Saved entries
※ ※ ※

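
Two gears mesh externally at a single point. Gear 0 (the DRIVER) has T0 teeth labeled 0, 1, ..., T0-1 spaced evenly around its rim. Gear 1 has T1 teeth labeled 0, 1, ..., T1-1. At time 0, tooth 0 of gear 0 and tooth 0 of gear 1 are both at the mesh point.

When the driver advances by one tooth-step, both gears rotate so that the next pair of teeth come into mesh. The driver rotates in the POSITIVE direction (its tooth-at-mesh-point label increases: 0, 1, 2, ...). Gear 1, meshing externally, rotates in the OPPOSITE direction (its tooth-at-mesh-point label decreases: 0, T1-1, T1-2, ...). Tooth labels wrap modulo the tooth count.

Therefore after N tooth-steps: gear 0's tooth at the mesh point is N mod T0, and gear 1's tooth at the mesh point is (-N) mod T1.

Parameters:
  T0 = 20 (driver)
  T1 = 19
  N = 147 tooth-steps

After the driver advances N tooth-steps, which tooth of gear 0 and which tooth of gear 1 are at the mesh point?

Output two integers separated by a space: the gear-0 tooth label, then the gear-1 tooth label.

Gear 0 (driver, T0=20): tooth at mesh = N mod T0
  147 = 7 * 20 + 7, so 147 mod 20 = 7
  gear 0 tooth = 7
Gear 1 (driven, T1=19): tooth at mesh = (-N) mod T1
  147 = 7 * 19 + 14, so 147 mod 19 = 14
  (-147) mod 19 = (-14) mod 19 = 19 - 14 = 5
Mesh after 147 steps: gear-0 tooth 7 meets gear-1 tooth 5

Answer: 7 5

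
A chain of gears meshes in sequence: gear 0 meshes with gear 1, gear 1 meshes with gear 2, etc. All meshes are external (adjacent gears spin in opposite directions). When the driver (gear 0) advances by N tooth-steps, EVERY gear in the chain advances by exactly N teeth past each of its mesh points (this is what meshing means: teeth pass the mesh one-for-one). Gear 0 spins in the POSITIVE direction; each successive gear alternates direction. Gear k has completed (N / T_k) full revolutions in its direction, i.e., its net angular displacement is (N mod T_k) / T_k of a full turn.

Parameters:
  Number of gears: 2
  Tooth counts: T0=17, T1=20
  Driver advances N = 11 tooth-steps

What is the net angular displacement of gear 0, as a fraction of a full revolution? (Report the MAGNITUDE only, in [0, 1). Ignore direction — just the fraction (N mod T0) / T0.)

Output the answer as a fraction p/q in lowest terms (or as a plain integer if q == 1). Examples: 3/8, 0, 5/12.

Chain of 2 gears, tooth counts: [17, 20]
  gear 0: T0=17, direction=positive, advance = 11 mod 17 = 11 teeth = 11/17 turn
  gear 1: T1=20, direction=negative, advance = 11 mod 20 = 11 teeth = 11/20 turn
Gear 0: 11 mod 17 = 11
Fraction = 11 / 17 = 11/17 (gcd(11,17)=1) = 11/17

Answer: 11/17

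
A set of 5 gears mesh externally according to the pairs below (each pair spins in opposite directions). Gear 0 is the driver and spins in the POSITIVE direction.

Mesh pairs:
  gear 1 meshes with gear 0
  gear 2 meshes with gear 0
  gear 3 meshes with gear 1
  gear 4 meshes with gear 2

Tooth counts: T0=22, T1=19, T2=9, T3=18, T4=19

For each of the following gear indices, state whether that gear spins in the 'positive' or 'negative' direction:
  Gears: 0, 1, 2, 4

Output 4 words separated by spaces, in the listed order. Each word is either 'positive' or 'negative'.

Gear 0 (driver): positive (depth 0)
  gear 1: meshes with gear 0 -> depth 1 -> negative (opposite of gear 0)
  gear 2: meshes with gear 0 -> depth 1 -> negative (opposite of gear 0)
  gear 3: meshes with gear 1 -> depth 2 -> positive (opposite of gear 1)
  gear 4: meshes with gear 2 -> depth 2 -> positive (opposite of gear 2)
Queried indices 0, 1, 2, 4 -> positive, negative, negative, positive

Answer: positive negative negative positive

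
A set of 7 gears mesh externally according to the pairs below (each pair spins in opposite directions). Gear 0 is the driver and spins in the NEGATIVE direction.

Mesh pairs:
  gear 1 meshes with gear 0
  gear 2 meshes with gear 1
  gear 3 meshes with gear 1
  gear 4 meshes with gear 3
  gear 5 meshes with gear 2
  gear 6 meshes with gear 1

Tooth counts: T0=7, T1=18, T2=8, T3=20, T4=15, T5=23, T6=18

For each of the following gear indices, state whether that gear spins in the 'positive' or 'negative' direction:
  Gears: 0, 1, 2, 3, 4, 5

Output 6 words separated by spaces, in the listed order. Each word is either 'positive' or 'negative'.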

※ ※ ※

Task directions
Out of the preceding entries, pull each line that contains the word "displacement".

Result
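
A chain of gears meshes in sequence: gear 0 meshes with gear 1, gear 1 meshes with gear 2, etc. All meshes are external (adjacent gears spin in opposite directions). When the driver (gear 0) advances by N tooth-steps, EVERY gear in the chain advances by exactly N teeth past each of its mesh points (this is what meshing means: teeth pass the mesh one-for-one). Gear 0 spins in the POSITIVE direction; each successive gear alternates direction. Gear k has completed (N / T_k) full revolutions in its direction, i.e., its net angular displacement is (N mod T_k) / T_k of a full turn.
What is the net angular displacement of gear 0, as a fraction of a full revolution? (Report the MAGNITUDE only, in [0, 1). Ignore direction — just the fraction (N mod T0) / T0.)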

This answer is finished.